RAW DATA: Begin
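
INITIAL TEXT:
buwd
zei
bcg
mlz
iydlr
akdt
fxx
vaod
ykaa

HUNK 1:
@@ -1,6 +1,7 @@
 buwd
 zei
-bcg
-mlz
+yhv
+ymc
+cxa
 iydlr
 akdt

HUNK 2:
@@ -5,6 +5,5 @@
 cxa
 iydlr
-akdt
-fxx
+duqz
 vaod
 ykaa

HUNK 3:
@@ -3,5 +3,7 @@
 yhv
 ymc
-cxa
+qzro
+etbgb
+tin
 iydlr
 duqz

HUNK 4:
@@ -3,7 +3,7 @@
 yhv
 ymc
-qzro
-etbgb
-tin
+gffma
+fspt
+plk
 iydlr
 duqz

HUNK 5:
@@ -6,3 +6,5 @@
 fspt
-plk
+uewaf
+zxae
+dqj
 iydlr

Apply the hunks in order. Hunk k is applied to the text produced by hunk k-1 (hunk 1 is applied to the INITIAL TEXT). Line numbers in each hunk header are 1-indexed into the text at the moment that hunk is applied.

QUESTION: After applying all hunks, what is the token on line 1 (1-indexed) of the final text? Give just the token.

Answer: buwd

Derivation:
Hunk 1: at line 1 remove [bcg,mlz] add [yhv,ymc,cxa] -> 10 lines: buwd zei yhv ymc cxa iydlr akdt fxx vaod ykaa
Hunk 2: at line 5 remove [akdt,fxx] add [duqz] -> 9 lines: buwd zei yhv ymc cxa iydlr duqz vaod ykaa
Hunk 3: at line 3 remove [cxa] add [qzro,etbgb,tin] -> 11 lines: buwd zei yhv ymc qzro etbgb tin iydlr duqz vaod ykaa
Hunk 4: at line 3 remove [qzro,etbgb,tin] add [gffma,fspt,plk] -> 11 lines: buwd zei yhv ymc gffma fspt plk iydlr duqz vaod ykaa
Hunk 5: at line 6 remove [plk] add [uewaf,zxae,dqj] -> 13 lines: buwd zei yhv ymc gffma fspt uewaf zxae dqj iydlr duqz vaod ykaa
Final line 1: buwd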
RAW DATA: End
WHAT TO DO
For this exercise, write out all of the data exactly.

RESULT OF THE EXERCISE
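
INITIAL TEXT:
buwd
zei
bcg
mlz
iydlr
akdt
fxx
vaod
ykaa

HUNK 1:
@@ -1,6 +1,7 @@
 buwd
 zei
-bcg
-mlz
+yhv
+ymc
+cxa
 iydlr
 akdt

HUNK 2:
@@ -5,6 +5,5 @@
 cxa
 iydlr
-akdt
-fxx
+duqz
 vaod
 ykaa

HUNK 3:
@@ -3,5 +3,7 @@
 yhv
 ymc
-cxa
+qzro
+etbgb
+tin
 iydlr
 duqz

HUNK 4:
@@ -3,7 +3,7 @@
 yhv
 ymc
-qzro
-etbgb
-tin
+gffma
+fspt
+plk
 iydlr
 duqz

HUNK 5:
@@ -6,3 +6,5 @@
 fspt
-plk
+uewaf
+zxae
+dqj
 iydlr

Apply the hunks in order. Hunk k is applied to the text produced by hunk k-1 (hunk 1 is applied to the INITIAL TEXT). Line numbers in each hunk header are 1-indexed into the text at the moment that hunk is applied.

QUESTION: After applying all hunks, what is the token on line 1 (1-indexed) of the final text? Give just the token.

Answer: buwd

Derivation:
Hunk 1: at line 1 remove [bcg,mlz] add [yhv,ymc,cxa] -> 10 lines: buwd zei yhv ymc cxa iydlr akdt fxx vaod ykaa
Hunk 2: at line 5 remove [akdt,fxx] add [duqz] -> 9 lines: buwd zei yhv ymc cxa iydlr duqz vaod ykaa
Hunk 3: at line 3 remove [cxa] add [qzro,etbgb,tin] -> 11 lines: buwd zei yhv ymc qzro etbgb tin iydlr duqz vaod ykaa
Hunk 4: at line 3 remove [qzro,etbgb,tin] add [gffma,fspt,plk] -> 11 lines: buwd zei yhv ymc gffma fspt plk iydlr duqz vaod ykaa
Hunk 5: at line 6 remove [plk] add [uewaf,zxae,dqj] -> 13 lines: buwd zei yhv ymc gffma fspt uewaf zxae dqj iydlr duqz vaod ykaa
Final line 1: buwd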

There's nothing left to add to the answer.